Write out the data below in full. Keep it exact.

DATASET EXTRACT START

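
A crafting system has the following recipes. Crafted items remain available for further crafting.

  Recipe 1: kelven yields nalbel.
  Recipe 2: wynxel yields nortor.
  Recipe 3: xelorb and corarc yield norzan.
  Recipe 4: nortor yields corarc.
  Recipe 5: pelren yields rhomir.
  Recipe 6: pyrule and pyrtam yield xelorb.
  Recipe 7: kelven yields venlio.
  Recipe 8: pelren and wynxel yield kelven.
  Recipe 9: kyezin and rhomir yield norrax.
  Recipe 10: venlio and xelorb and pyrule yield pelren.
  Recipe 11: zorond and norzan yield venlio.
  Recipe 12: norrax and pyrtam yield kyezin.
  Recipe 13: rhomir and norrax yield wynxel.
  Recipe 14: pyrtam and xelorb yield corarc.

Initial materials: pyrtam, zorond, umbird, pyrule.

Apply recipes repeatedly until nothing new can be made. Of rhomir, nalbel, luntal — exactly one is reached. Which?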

DATASET EXTRACT END

▶ **WRITTEN ANSWER**
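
A crafting system has the following recipes. Crafted items remain available for further crafting.

  Recipe 1: kelven yields nalbel.
  Recipe 2: wynxel yields nortor.
  Recipe 3: xelorb and corarc yield norzan.
  Recipe 4: nortor yields corarc.
  Recipe 5: pelren yields rhomir.
  Recipe 6: pyrule and pyrtam yield xelorb.
  Recipe 7: kelven yields venlio.
  Recipe 8: pelren and wynxel yield kelven.
  Recipe 9: kyezin and rhomir yield norrax.
  Recipe 10: venlio and xelorb and pyrule yield pelren.
  Recipe 11: zorond and norzan yield venlio.
  Recipe 12: norrax and pyrtam yield kyezin.
  Recipe 13: rhomir and norrax yield wynxel.
  Recipe 14: pyrtam and xelorb yield corarc.

Initial materials: pyrtam, zorond, umbird, pyrule.

Apply recipes repeatedly until nothing new can be made. Of rhomir, nalbel, luntal — exactly one is reached. Which?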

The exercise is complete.